**What to do:** The output should match the data below line for line.
○ ○ ○ ○ ○
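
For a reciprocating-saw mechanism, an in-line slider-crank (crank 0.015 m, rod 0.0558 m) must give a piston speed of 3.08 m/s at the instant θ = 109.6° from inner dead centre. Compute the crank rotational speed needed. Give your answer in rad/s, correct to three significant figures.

For an in-line slider-crank, |v_piston| = rω|sinθ|·[1 + r cosθ/√(L² − r² sin²θ)].
With r = 0.015 m, L = 0.0558 m, θ = 109.6°: the bracketed kinematic factor |dx/dθ| = 0.012814 m.
ω = v/|dx/dθ| = 3.08/0.012814 = 240.37 rad/s.

240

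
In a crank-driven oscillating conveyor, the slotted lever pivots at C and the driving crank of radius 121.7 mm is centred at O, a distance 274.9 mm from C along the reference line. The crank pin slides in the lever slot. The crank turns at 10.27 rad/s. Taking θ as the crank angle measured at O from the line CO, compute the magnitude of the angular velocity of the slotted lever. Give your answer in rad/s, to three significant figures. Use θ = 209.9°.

4.50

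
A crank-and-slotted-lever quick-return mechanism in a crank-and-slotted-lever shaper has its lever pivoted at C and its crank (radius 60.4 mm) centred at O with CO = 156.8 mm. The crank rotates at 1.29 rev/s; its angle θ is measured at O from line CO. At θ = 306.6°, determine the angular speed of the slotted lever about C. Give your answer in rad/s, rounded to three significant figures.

1.91

ω = 8.105 rad/s (from 1.29 rev/s).
Crank pin A relative to C: A = (d + r cosθ, r sinθ); lever angle φ = atan2(r sinθ, d + r cosθ).
Differentiating tanφ: φ̇ = rω(d cosθ + r)/(d² + r² + 2dr cosθ).
d² + r² + 2dr cosθ = |CA|² = 0.0395278 m²;  d cosθ + r = +0.15389 m.
|ω_lever| = |0.0604·8.105·+0.15389| / 0.0395278 = 1.9059 rad/s.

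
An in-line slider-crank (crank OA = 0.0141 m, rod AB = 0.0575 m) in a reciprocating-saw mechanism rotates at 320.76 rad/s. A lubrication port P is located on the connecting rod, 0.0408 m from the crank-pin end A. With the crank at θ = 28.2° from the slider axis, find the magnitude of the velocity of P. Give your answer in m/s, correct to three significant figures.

2.73

ω = 320.8 rad/s.  Crank-pin speed |V_A| = rω = 4.5227 m/s, perpendicular to OA.
Rod angle: sinφ = −(r/L) sinθ ⇒ φ = -6.654°; ω_rod = −rω cosθ/√(L²−r²sin²θ) = -69.79 rad/s.
V_P = V_A + ω_rod × AP, with AP = 0.0408 m along the rod.
Components: V_Px = −rω sinθ − a·ω_rod·sinφ = -2.4672 m/s;  V_Py = rω cosθ + a·ω_rod·cosφ = +1.1576 m/s.
|V_P| = √(V_Px² + V_Py²) = 2.7253 m/s.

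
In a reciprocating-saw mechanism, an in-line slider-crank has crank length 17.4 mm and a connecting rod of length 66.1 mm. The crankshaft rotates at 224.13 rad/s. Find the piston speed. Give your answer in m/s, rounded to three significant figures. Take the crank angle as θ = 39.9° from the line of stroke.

3.01

ω = 224.1 rad/s
For an in-line slider-crank, x = r cosθ + √(L² − r² sin²θ), so v = −rω sinθ·[1 + r cosθ/√(L² − r² sin²θ)].
With r = 0.0174 m, L = 0.0661 m, θ = 39.9°: √(L² − r² sin²θ) = 0.065151 m.
v = −0.0174·224.1·0.64145·[1 + 0.0174·0.76717/0.065151] = -3.0141 m/s.
|v| = 3.0141 m/s.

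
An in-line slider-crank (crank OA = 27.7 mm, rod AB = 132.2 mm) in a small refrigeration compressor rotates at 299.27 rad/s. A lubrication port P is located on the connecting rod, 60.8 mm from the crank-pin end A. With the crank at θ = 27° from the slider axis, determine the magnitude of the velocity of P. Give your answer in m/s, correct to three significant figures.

5.71

ω = 299.3 rad/s.  Crank-pin speed |V_A| = rω = 8.2898 m/s, perpendicular to OA.
Rod angle: sinφ = −(r/L) sinθ ⇒ φ = -5.459°; ω_rod = −rω cosθ/√(L²−r²sin²θ) = -56.126 rad/s.
V_P = V_A + ω_rod × AP, with AP = 0.0608 m along the rod.
Components: V_Px = −rω sinθ − a·ω_rod·sinφ = -4.0881 m/s;  V_Py = rω cosθ + a·ω_rod·cosφ = +3.9892 m/s.
|V_P| = √(V_Px² + V_Py²) = 5.712 m/s.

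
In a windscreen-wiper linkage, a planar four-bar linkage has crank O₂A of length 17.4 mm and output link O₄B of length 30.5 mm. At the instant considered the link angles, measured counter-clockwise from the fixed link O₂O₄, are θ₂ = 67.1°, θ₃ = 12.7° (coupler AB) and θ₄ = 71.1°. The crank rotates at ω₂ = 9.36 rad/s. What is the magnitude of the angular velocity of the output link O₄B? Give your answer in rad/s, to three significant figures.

ω₂ = 9.36 rad/s
Differentiating the loop-closure r₂e^{iθ₂}+r₃e^{iθ₃}=r₁+r₄e^{iθ₄} gives r₂ω₂e^{iθ₂}+r₃ω₃e^{iθ₃}=r₄ω₄e^{iθ₄}.
Eliminating the other unknown: ω₄ = r₂ω₂ sin(θ₂−θ₃) / [r₄ sin(θ₄−θ₃)].
Numerator sine = +0.81310; denominator sine = +0.85173.
Result = 0.0174·9.36·(+0.81310) / (0.0305·(+0.85173)) = +5.0976 rad/s; magnitude 5.0976 rad/s.

5.10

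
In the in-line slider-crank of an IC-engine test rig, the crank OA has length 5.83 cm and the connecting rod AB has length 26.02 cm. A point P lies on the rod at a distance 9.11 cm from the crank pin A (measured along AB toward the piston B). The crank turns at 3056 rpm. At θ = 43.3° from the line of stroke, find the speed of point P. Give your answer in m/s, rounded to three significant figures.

16.2

ω = 320 rad/s.  Crank-pin speed |V_A| = rω = 18.657 m/s, perpendicular to OA.
Rod angle: sinφ = −(r/L) sinθ ⇒ φ = -8.839°; ω_rod = −rω cosθ/√(L²−r²sin²θ) = -52.811 rad/s.
V_P = V_A + ω_rod × AP, with AP = 0.0911 m along the rod.
Components: V_Px = −rω sinθ − a·ω_rod·sinφ = -13.535 m/s;  V_Py = rω cosθ + a·ω_rod·cosφ = +8.8243 m/s.
|V_P| = √(V_Px² + V_Py²) = 16.157 m/s.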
○ ○ ○ ○ ○
**Exercise solution:**
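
For a reciprocating-saw mechanism, an in-line slider-crank (crank 0.015 m, rod 0.0558 m) must give a piston speed of 3.08 m/s at the instant θ = 109.6° from inner dead centre. Compute the crank rotational speed needed. Give your answer in rad/s, correct to three significant figures.

For an in-line slider-crank, |v_piston| = rω|sinθ|·[1 + r cosθ/√(L² − r² sin²θ)].
With r = 0.015 m, L = 0.0558 m, θ = 109.6°: the bracketed kinematic factor |dx/dθ| = 0.012814 m.
ω = v/|dx/dθ| = 3.08/0.012814 = 240.37 rad/s.

240

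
In a crank-driven oscillating conveyor, the slotted lever pivots at C and the driving crank of radius 121.7 mm is centred at O, a distance 274.9 mm from C along the reference line. The crank pin slides in the lever slot. The crank turns at 10.27 rad/s. Taking θ as the crank angle measured at O from the line CO, compute the magnitude of the angular velocity of the slotted lever. Give your answer in rad/s, to three significant figures. Use θ = 209.9°.

4.50

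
A crank-and-slotted-lever quick-return mechanism in a crank-and-slotted-lever shaper has its lever pivoted at C and its crank (radius 60.4 mm) centred at O with CO = 156.8 mm. The crank rotates at 1.29 rev/s; its angle θ is measured at O from line CO. At θ = 306.6°, determine the angular speed of the slotted lever about C. Give your answer in rad/s, rounded to three significant figures.

1.91

ω = 8.105 rad/s (from 1.29 rev/s).
Crank pin A relative to C: A = (d + r cosθ, r sinθ); lever angle φ = atan2(r sinθ, d + r cosθ).
Differentiating tanφ: φ̇ = rω(d cosθ + r)/(d² + r² + 2dr cosθ).
d² + r² + 2dr cosθ = |CA|² = 0.0395278 m²;  d cosθ + r = +0.15389 m.
|ω_lever| = |0.0604·8.105·+0.15389| / 0.0395278 = 1.9059 rad/s.

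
An in-line slider-crank (crank OA = 0.0141 m, rod AB = 0.0575 m) in a reciprocating-saw mechanism rotates at 320.76 rad/s. A lubrication port P is located on the connecting rod, 0.0408 m from the crank-pin end A. With the crank at θ = 28.2° from the slider axis, find the magnitude of the velocity of P. Give your answer in m/s, correct to three significant figures.

2.73

ω = 320.8 rad/s.  Crank-pin speed |V_A| = rω = 4.5227 m/s, perpendicular to OA.
Rod angle: sinφ = −(r/L) sinθ ⇒ φ = -6.654°; ω_rod = −rω cosθ/√(L²−r²sin²θ) = -69.79 rad/s.
V_P = V_A + ω_rod × AP, with AP = 0.0408 m along the rod.
Components: V_Px = −rω sinθ − a·ω_rod·sinφ = -2.4672 m/s;  V_Py = rω cosθ + a·ω_rod·cosφ = +1.1576 m/s.
|V_P| = √(V_Px² + V_Py²) = 2.7253 m/s.

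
In a reciprocating-saw mechanism, an in-line slider-crank has crank length 17.4 mm and a connecting rod of length 66.1 mm. The crankshaft rotates at 224.13 rad/s. Find the piston speed. Give your answer in m/s, rounded to three significant figures. Take the crank angle as θ = 39.9° from the line of stroke.

3.01

ω = 224.1 rad/s
For an in-line slider-crank, x = r cosθ + √(L² − r² sin²θ), so v = −rω sinθ·[1 + r cosθ/√(L² − r² sin²θ)].
With r = 0.0174 m, L = 0.0661 m, θ = 39.9°: √(L² − r² sin²θ) = 0.065151 m.
v = −0.0174·224.1·0.64145·[1 + 0.0174·0.76717/0.065151] = -3.0141 m/s.
|v| = 3.0141 m/s.

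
An in-line slider-crank (crank OA = 27.7 mm, rod AB = 132.2 mm) in a small refrigeration compressor rotates at 299.27 rad/s. A lubrication port P is located on the connecting rod, 60.8 mm from the crank-pin end A. With the crank at θ = 27° from the slider axis, determine the magnitude of the velocity of P. Give your answer in m/s, correct to three significant figures.

5.71

ω = 299.3 rad/s.  Crank-pin speed |V_A| = rω = 8.2898 m/s, perpendicular to OA.
Rod angle: sinφ = −(r/L) sinθ ⇒ φ = -5.459°; ω_rod = −rω cosθ/√(L²−r²sin²θ) = -56.126 rad/s.
V_P = V_A + ω_rod × AP, with AP = 0.0608 m along the rod.
Components: V_Px = −rω sinθ − a·ω_rod·sinφ = -4.0881 m/s;  V_Py = rω cosθ + a·ω_rod·cosφ = +3.9892 m/s.
|V_P| = √(V_Px² + V_Py²) = 5.712 m/s.

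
In a windscreen-wiper linkage, a planar four-bar linkage has crank O₂A of length 17.4 mm and output link O₄B of length 30.5 mm. At the instant considered the link angles, measured counter-clockwise from the fixed link O₂O₄, are θ₂ = 67.1°, θ₃ = 12.7° (coupler AB) and θ₄ = 71.1°. The crank rotates at ω₂ = 9.36 rad/s. What is the magnitude of the angular velocity of the output link O₄B? Give your answer in rad/s, to three significant figures.

ω₂ = 9.36 rad/s
Differentiating the loop-closure r₂e^{iθ₂}+r₃e^{iθ₃}=r₁+r₄e^{iθ₄} gives r₂ω₂e^{iθ₂}+r₃ω₃e^{iθ₃}=r₄ω₄e^{iθ₄}.
Eliminating the other unknown: ω₄ = r₂ω₂ sin(θ₂−θ₃) / [r₄ sin(θ₄−θ₃)].
Numerator sine = +0.81310; denominator sine = +0.85173.
Result = 0.0174·9.36·(+0.81310) / (0.0305·(+0.85173)) = +5.0976 rad/s; magnitude 5.0976 rad/s.

5.10

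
In the in-line slider-crank of an IC-engine test rig, the crank OA has length 5.83 cm and the connecting rod AB has length 26.02 cm. A point P lies on the rod at a distance 9.11 cm from the crank pin A (measured along AB toward the piston B). The crank turns at 3056 rpm. At θ = 43.3° from the line of stroke, find the speed of point P. Give your answer in m/s, rounded to three significant figures.

16.2

ω = 320 rad/s.  Crank-pin speed |V_A| = rω = 18.657 m/s, perpendicular to OA.
Rod angle: sinφ = −(r/L) sinθ ⇒ φ = -8.839°; ω_rod = −rω cosθ/√(L²−r²sin²θ) = -52.811 rad/s.
V_P = V_A + ω_rod × AP, with AP = 0.0911 m along the rod.
Components: V_Px = −rω sinθ − a·ω_rod·sinφ = -13.535 m/s;  V_Py = rω cosθ + a·ω_rod·cosφ = +8.8243 m/s.
|V_P| = √(V_Px² + V_Py²) = 16.157 m/s.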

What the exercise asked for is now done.